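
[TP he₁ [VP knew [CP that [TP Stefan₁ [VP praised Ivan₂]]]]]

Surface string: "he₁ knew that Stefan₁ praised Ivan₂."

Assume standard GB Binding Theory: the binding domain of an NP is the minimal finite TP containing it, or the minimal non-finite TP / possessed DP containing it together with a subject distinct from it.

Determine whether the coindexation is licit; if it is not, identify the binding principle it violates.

The two coindexed NPs are *he₁* and *Stefan₁*.
*Stefan₁* is an R-expression. Principle C requires it to be free everywhere.
*he₁* c-commands it and carries the same index.
The R-expression is bound → Principle C violation.

Principle C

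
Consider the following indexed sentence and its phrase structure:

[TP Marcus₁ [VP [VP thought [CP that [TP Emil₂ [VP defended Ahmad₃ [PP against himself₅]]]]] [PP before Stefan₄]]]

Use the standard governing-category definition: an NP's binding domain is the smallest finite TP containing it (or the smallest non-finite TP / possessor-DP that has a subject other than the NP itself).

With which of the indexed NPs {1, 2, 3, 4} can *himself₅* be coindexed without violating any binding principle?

*himself* is an anaphor, so Principle A applies: it must be bound in its binding domain.
Binding domain of *himself₅*: the embedded TP, whose subject is Emil₂.
*Marcus₁* c-commands the anaphor but is outside its binding domain → cannot satisfy Principle A.
*Emil₂* c-commands the anaphor within its binding domain → licit binder.
*Ahmad₃* c-commands the anaphor within its binding domain → licit binder.
*Stefan₄* does not c-command the anaphor → cannot bind it.

{2, 3}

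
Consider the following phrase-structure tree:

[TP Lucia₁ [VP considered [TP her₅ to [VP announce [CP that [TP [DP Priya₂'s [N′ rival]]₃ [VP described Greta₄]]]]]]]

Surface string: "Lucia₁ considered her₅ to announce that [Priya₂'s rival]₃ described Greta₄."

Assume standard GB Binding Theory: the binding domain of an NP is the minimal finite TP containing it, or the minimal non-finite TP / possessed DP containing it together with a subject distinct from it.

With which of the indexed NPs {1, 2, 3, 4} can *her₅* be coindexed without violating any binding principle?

none

*her* is a pronoun, so Principle B applies: it must be free in its binding domain.
Binding domain of *her₅*: the matrix TP, whose subject is Lucia₁.
*Lucia₁* c-commands the pronoun within its binding domain → coindexation would violate Principle B.
*Priya₂*: the pronoun c-commands this R-expression → coindexation would violate Principle C on *Priya₂*.
*[Priya₂'s rival]₃*: the pronoun c-commands this R-expression → coindexation would violate Principle C on *[Priya₂'s rival]₃*.
*Greta₄*: the pronoun c-commands this R-expression → coindexation would violate Principle C on *Greta₄*.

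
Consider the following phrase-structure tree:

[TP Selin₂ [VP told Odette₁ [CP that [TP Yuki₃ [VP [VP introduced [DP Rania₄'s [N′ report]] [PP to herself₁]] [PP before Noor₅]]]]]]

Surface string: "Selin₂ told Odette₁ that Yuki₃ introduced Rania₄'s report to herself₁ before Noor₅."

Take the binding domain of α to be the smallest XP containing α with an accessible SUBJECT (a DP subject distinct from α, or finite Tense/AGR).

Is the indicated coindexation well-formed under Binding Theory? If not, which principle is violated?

Principle A

The two coindexed NPs are *Odette₁* and *herself₁*.
*herself₁* is an anaphor. Principle A requires it to be bound within its binding domain — the embedded TP, whose subject is Yuki₃.
Within that domain it is c-commanded by *Yuki₃*, which does not share its index.
*Odette₁* does c-command the anaphor, but from outside its binding domain.
The anaphor is unbound in its domain → Principle A violation.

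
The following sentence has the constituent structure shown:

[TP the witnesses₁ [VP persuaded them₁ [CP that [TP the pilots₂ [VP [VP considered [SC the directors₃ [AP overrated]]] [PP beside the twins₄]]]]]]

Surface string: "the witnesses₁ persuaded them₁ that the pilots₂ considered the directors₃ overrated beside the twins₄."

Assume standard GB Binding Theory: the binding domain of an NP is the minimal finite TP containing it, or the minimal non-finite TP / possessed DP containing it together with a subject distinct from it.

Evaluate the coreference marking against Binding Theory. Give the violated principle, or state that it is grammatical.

Principle B

The two coindexed NPs are *the witnesses₁* and *them₁*.
*them₁* is a pronoun. Its binding domain is the matrix TP, whose subject is the witnesses₁.
*the witnesses₁* c-commands it within that domain and carries the same index.
The pronoun is locally bound → Principle B violation.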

* [EXERCISE OBJECTIVE]: A word-for-word transcription of the data above is required.

* [WORKED SOLUTION]:
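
[TP he₁ [VP knew [CP that [TP Stefan₁ [VP praised Ivan₂]]]]]

Surface string: "he₁ knew that Stefan₁ praised Ivan₂."

Assume standard GB Binding Theory: the binding domain of an NP is the minimal finite TP containing it, or the minimal non-finite TP / possessed DP containing it together with a subject distinct from it.

Determine whether the coindexation is licit; if it is not, identify the binding principle it violates.

The two coindexed NPs are *he₁* and *Stefan₁*.
*Stefan₁* is an R-expression. Principle C requires it to be free everywhere.
*he₁* c-commands it and carries the same index.
The R-expression is bound → Principle C violation.

Principle C

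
Consider the following indexed sentence and its phrase structure:

[TP Marcus₁ [VP [VP thought [CP that [TP Emil₂ [VP defended Ahmad₃ [PP against himself₅]]]]] [PP before Stefan₄]]]

Use the standard governing-category definition: an NP's binding domain is the smallest finite TP containing it (or the smallest non-finite TP / possessor-DP that has a subject other than the NP itself).

With which of the indexed NPs {1, 2, 3, 4} can *himself₅* be coindexed without violating any binding principle?

*himself* is an anaphor, so Principle A applies: it must be bound in its binding domain.
Binding domain of *himself₅*: the embedded TP, whose subject is Emil₂.
*Marcus₁* c-commands the anaphor but is outside its binding domain → cannot satisfy Principle A.
*Emil₂* c-commands the anaphor within its binding domain → licit binder.
*Ahmad₃* c-commands the anaphor within its binding domain → licit binder.
*Stefan₄* does not c-command the anaphor → cannot bind it.

{2, 3}

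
Consider the following phrase-structure tree:

[TP Lucia₁ [VP considered [TP her₅ to [VP announce [CP that [TP [DP Priya₂'s [N′ rival]]₃ [VP described Greta₄]]]]]]]

Surface string: "Lucia₁ considered her₅ to announce that [Priya₂'s rival]₃ described Greta₄."

Assume standard GB Binding Theory: the binding domain of an NP is the minimal finite TP containing it, or the minimal non-finite TP / possessed DP containing it together with a subject distinct from it.

With which of the indexed NPs {1, 2, 3, 4} can *her₅* be coindexed without violating any binding principle?

none

*her* is a pronoun, so Principle B applies: it must be free in its binding domain.
Binding domain of *her₅*: the matrix TP, whose subject is Lucia₁.
*Lucia₁* c-commands the pronoun within its binding domain → coindexation would violate Principle B.
*Priya₂*: the pronoun c-commands this R-expression → coindexation would violate Principle C on *Priya₂*.
*[Priya₂'s rival]₃*: the pronoun c-commands this R-expression → coindexation would violate Principle C on *[Priya₂'s rival]₃*.
*Greta₄*: the pronoun c-commands this R-expression → coindexation would violate Principle C on *Greta₄*.

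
Consider the following phrase-structure tree:

[TP Selin₂ [VP told Odette₁ [CP that [TP Yuki₃ [VP [VP introduced [DP Rania₄'s [N′ report]] [PP to herself₁]] [PP before Noor₅]]]]]]

Surface string: "Selin₂ told Odette₁ that Yuki₃ introduced Rania₄'s report to herself₁ before Noor₅."

Take the binding domain of α to be the smallest XP containing α with an accessible SUBJECT (a DP subject distinct from α, or finite Tense/AGR).

Is the indicated coindexation well-formed under Binding Theory? If not, which principle is violated?

Principle A

The two coindexed NPs are *Odette₁* and *herself₁*.
*herself₁* is an anaphor. Principle A requires it to be bound within its binding domain — the embedded TP, whose subject is Yuki₃.
Within that domain it is c-commanded by *Yuki₃*, which does not share its index.
*Odette₁* does c-command the anaphor, but from outside its binding domain.
The anaphor is unbound in its domain → Principle A violation.

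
The following sentence has the constituent structure shown:

[TP the witnesses₁ [VP persuaded them₁ [CP that [TP the pilots₂ [VP [VP considered [SC the directors₃ [AP overrated]]] [PP beside the twins₄]]]]]]

Surface string: "the witnesses₁ persuaded them₁ that the pilots₂ considered the directors₃ overrated beside the twins₄."

Assume standard GB Binding Theory: the binding domain of an NP is the minimal finite TP containing it, or the minimal non-finite TP / possessed DP containing it together with a subject distinct from it.

Evaluate the coreference marking against Binding Theory. Give the violated principle, or state that it is grammatical.

Principle B

The two coindexed NPs are *the witnesses₁* and *them₁*.
*them₁* is a pronoun. Its binding domain is the matrix TP, whose subject is the witnesses₁.
*the witnesses₁* c-commands it within that domain and carries the same index.
The pronoun is locally bound → Principle B violation.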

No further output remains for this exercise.